TASK STATEMENT :: Before doing anything else, copy the entries below exactly.

RECORDS FOR THE EXERCISE ::
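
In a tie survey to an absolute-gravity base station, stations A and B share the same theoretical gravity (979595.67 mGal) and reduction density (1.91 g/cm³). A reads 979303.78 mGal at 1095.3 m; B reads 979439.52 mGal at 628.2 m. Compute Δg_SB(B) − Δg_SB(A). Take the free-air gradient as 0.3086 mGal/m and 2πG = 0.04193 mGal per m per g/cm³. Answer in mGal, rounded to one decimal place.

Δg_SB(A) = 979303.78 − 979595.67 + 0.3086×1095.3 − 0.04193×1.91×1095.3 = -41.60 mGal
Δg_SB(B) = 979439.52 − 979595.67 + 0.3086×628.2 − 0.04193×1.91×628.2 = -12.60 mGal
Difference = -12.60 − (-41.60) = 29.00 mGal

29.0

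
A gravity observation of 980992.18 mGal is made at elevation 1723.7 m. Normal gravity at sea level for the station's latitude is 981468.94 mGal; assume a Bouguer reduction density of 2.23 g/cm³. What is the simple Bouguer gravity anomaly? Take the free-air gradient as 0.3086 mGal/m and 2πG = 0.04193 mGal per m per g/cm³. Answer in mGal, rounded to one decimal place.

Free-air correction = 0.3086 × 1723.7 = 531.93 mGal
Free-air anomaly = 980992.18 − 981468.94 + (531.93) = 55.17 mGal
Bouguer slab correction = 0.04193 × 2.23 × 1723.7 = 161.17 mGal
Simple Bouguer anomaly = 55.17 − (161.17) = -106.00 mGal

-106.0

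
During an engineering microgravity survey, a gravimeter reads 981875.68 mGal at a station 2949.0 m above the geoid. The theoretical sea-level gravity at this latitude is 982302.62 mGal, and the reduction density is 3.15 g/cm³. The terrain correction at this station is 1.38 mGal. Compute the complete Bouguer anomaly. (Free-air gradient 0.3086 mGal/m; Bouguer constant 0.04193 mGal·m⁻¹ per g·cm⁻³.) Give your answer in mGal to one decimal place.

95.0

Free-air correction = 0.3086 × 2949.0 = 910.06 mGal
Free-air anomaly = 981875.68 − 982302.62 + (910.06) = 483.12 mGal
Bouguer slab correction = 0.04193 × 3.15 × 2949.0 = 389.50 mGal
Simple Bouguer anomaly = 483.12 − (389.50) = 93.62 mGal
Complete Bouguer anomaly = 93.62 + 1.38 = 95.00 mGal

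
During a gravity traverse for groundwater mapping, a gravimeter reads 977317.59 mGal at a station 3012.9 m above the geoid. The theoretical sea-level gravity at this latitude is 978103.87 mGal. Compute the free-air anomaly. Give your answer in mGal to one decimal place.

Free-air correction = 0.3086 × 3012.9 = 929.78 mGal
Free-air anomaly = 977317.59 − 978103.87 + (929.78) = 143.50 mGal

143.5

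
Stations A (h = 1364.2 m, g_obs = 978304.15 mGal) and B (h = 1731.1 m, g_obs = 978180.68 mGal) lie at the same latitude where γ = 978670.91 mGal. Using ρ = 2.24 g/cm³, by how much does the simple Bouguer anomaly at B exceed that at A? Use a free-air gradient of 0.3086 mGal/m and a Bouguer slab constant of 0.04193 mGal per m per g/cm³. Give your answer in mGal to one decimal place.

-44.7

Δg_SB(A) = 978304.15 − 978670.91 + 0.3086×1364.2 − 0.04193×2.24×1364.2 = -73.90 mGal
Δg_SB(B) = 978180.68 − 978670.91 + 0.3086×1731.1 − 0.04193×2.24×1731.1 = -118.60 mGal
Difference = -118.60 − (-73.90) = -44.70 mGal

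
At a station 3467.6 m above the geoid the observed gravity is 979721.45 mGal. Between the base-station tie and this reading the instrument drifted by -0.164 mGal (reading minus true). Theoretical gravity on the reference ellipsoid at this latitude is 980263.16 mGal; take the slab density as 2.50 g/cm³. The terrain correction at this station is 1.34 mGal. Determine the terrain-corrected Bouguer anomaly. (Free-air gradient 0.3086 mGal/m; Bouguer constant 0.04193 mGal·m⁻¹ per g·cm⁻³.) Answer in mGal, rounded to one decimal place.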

RESULT OF THIS EXERCISE ::
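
In a tie survey to an absolute-gravity base station, stations A and B share the same theoretical gravity (979595.67 mGal) and reduction density (1.91 g/cm³). A reads 979303.78 mGal at 1095.3 m; B reads 979439.52 mGal at 628.2 m. Compute Δg_SB(B) − Δg_SB(A). Take the free-air gradient as 0.3086 mGal/m and 2πG = 0.04193 mGal per m per g/cm³. Answer in mGal, rounded to one decimal place.

Δg_SB(A) = 979303.78 − 979595.67 + 0.3086×1095.3 − 0.04193×1.91×1095.3 = -41.60 mGal
Δg_SB(B) = 979439.52 − 979595.67 + 0.3086×628.2 − 0.04193×1.91×628.2 = -12.60 mGal
Difference = -12.60 − (-41.60) = 29.00 mGal

29.0

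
A gravity observation of 980992.18 mGal is made at elevation 1723.7 m. Normal gravity at sea level for the station's latitude is 981468.94 mGal; assume a Bouguer reduction density of 2.23 g/cm³. What is the simple Bouguer gravity anomaly? Take the free-air gradient as 0.3086 mGal/m and 2πG = 0.04193 mGal per m per g/cm³. Answer in mGal, rounded to one decimal place.

Free-air correction = 0.3086 × 1723.7 = 531.93 mGal
Free-air anomaly = 980992.18 − 981468.94 + (531.93) = 55.17 mGal
Bouguer slab correction = 0.04193 × 2.23 × 1723.7 = 161.17 mGal
Simple Bouguer anomaly = 55.17 − (161.17) = -106.00 mGal

-106.0

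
During an engineering microgravity survey, a gravimeter reads 981875.68 mGal at a station 2949.0 m above the geoid. The theoretical sea-level gravity at this latitude is 982302.62 mGal, and the reduction density is 3.15 g/cm³. The terrain correction at this station is 1.38 mGal. Compute the complete Bouguer anomaly. (Free-air gradient 0.3086 mGal/m; Bouguer constant 0.04193 mGal·m⁻¹ per g·cm⁻³.) Give your answer in mGal to one decimal place.

95.0

Free-air correction = 0.3086 × 2949.0 = 910.06 mGal
Free-air anomaly = 981875.68 − 982302.62 + (910.06) = 483.12 mGal
Bouguer slab correction = 0.04193 × 3.15 × 2949.0 = 389.50 mGal
Simple Bouguer anomaly = 483.12 − (389.50) = 93.62 mGal
Complete Bouguer anomaly = 93.62 + 1.38 = 95.00 mGal

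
During a gravity traverse for groundwater mapping, a gravimeter reads 977317.59 mGal at a station 3012.9 m above the geoid. The theoretical sea-level gravity at this latitude is 978103.87 mGal. Compute the free-air anomaly. Give your answer in mGal to one decimal place.

Free-air correction = 0.3086 × 3012.9 = 929.78 mGal
Free-air anomaly = 977317.59 − 978103.87 + (929.78) = 143.50 mGal

143.5

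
Stations A (h = 1364.2 m, g_obs = 978304.15 mGal) and B (h = 1731.1 m, g_obs = 978180.68 mGal) lie at the same latitude where γ = 978670.91 mGal. Using ρ = 2.24 g/cm³, by how much does the simple Bouguer anomaly at B exceed that at A? Use a free-air gradient of 0.3086 mGal/m and a Bouguer slab constant of 0.04193 mGal per m per g/cm³. Give your answer in mGal to one decimal place.

-44.7

Δg_SB(A) = 978304.15 − 978670.91 + 0.3086×1364.2 − 0.04193×2.24×1364.2 = -73.90 mGal
Δg_SB(B) = 978180.68 − 978670.91 + 0.3086×1731.1 − 0.04193×2.24×1731.1 = -118.60 mGal
Difference = -118.60 − (-73.90) = -44.70 mGal

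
At a station 3467.6 m above the geoid the observed gravity is 979721.45 mGal. Between the base-station tie and this reading the instrument drifted by -0.164 mGal (reading minus true). Theoretical gravity on the reference ellipsoid at this latitude is 980263.16 mGal; take the slab density as 2.50 g/cm³. The terrain correction at this station is 1.34 mGal. Determine the terrain-corrected Bouguer anomaly. (Free-air gradient 0.3086 mGal/m; Bouguer constant 0.04193 mGal·m⁻¹ per g·cm⁻³.) Answer in mGal, rounded to one decimal place.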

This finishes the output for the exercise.